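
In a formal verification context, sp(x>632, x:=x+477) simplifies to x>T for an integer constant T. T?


Formula: sp(P, x:=E) = exists old_x. (x = E[old_x/x]) AND P[old_x/x] (old_x is the value of x before the assignment; eliminate old_x by solving x = E[old_x/x] for old_x)
Step 1: Precondition P: x>632, i.e. old_x > 632
Step 2: Assignment gives x = old_x + 477, so old_x = x - 477
Step 3: Substitute into P: x - 477 > 632
Step 4: Simplify: x > 632+477 = 1109

1109


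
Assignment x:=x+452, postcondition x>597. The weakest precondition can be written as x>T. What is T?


Formula: wp(x:=E, P) = P[E/x] (substitute E for x in postcondition)
Step 1: Postcondition: x>597
Step 2: Substitute x+452 for x: x+452>597
Step 3: Solve for x: x > 597-452 = 145

145


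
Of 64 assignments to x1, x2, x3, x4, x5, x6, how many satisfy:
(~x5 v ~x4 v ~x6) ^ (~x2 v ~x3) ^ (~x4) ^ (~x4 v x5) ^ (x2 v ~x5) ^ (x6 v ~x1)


CNF with 6 clauses over 6 vars (64 assignments).
An assignment satisfies CNF iff every clause has >=1 true literal.
Check each row (bits = x1,x2,x3,x4,x5,x6; clause T/F shown):
  row 0 [000000]: clauses=TTTTTT -> 1
  row 1 [000001]: clauses=TTTTTT -> 1
  row 2 [000010]: clauses=TTTTFT -> 0
  row 3 [000011]: clauses=TTTTFT -> 0
  row 4 [000100]: clauses=TTFFTT -> 0
  (every remaining row is evaluated the same way; all 64 results are listed next)
Full result column, 8 rows per line (x1,x2,x3 fixed per line; x4,x5,x6 runs 000..111 left to right):
  rows 0-7 [x1,x2,x3=000]: 11000000  (ones: 2)
  rows 8-15 [x1,x2,x3=001]: 11000000  (ones: 2)
  rows 16-23 [x1,x2,x3=010]: 11110000  (ones: 4)
  rows 24-31 [x1,x2,x3=011]: 00000000  (ones: 0)
  rows 32-39 [x1,x2,x3=100]: 01000000  (ones: 1)
  rows 40-47 [x1,x2,x3=101]: 01000000  (ones: 1)
  rows 48-55 [x1,x2,x3=110]: 01010000  (ones: 2)
  rows 56-63 [x1,x2,x3=111]: 00000000  (ones: 0)
Satisfying assignments = 2+2+4+0+1+1+2+0 = 12

12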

• _Aim of the exercise_: The reply must contain each line of the material, reproduced faithfully.

• _Your solution_:
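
In a formal verification context, sp(x>632, x:=x+477) simplifies to x>T for an integer constant T. T?


Formula: sp(P, x:=E) = exists old_x. (x = E[old_x/x]) AND P[old_x/x] (old_x is the value of x before the assignment; eliminate old_x by solving x = E[old_x/x] for old_x)
Step 1: Precondition P: x>632, i.e. old_x > 632
Step 2: Assignment gives x = old_x + 477, so old_x = x - 477
Step 3: Substitute into P: x - 477 > 632
Step 4: Simplify: x > 632+477 = 1109

1109


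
Assignment x:=x+452, postcondition x>597. The weakest precondition can be written as x>T. What is T?


Formula: wp(x:=E, P) = P[E/x] (substitute E for x in postcondition)
Step 1: Postcondition: x>597
Step 2: Substitute x+452 for x: x+452>597
Step 3: Solve for x: x > 597-452 = 145

145


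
Of 64 assignments to x1, x2, x3, x4, x5, x6, how many satisfy:
(~x5 v ~x4 v ~x6) ^ (~x2 v ~x3) ^ (~x4) ^ (~x4 v x5) ^ (x2 v ~x5) ^ (x6 v ~x1)


CNF with 6 clauses over 6 vars (64 assignments).
An assignment satisfies CNF iff every clause has >=1 true literal.
Check each row (bits = x1,x2,x3,x4,x5,x6; clause T/F shown):
  row 0 [000000]: clauses=TTTTTT -> 1
  row 1 [000001]: clauses=TTTTTT -> 1
  row 2 [000010]: clauses=TTTTFT -> 0
  row 3 [000011]: clauses=TTTTFT -> 0
  row 4 [000100]: clauses=TTFFTT -> 0
  (every remaining row is evaluated the same way; all 64 results are listed next)
Full result column, 8 rows per line (x1,x2,x3 fixed per line; x4,x5,x6 runs 000..111 left to right):
  rows 0-7 [x1,x2,x3=000]: 11000000  (ones: 2)
  rows 8-15 [x1,x2,x3=001]: 11000000  (ones: 2)
  rows 16-23 [x1,x2,x3=010]: 11110000  (ones: 4)
  rows 24-31 [x1,x2,x3=011]: 00000000  (ones: 0)
  rows 32-39 [x1,x2,x3=100]: 01000000  (ones: 1)
  rows 40-47 [x1,x2,x3=101]: 01000000  (ones: 1)
  rows 48-55 [x1,x2,x3=110]: 01010000  (ones: 2)
  rows 56-63 [x1,x2,x3=111]: 00000000  (ones: 0)
Satisfying assignments = 2+2+4+0+1+1+2+0 = 12

12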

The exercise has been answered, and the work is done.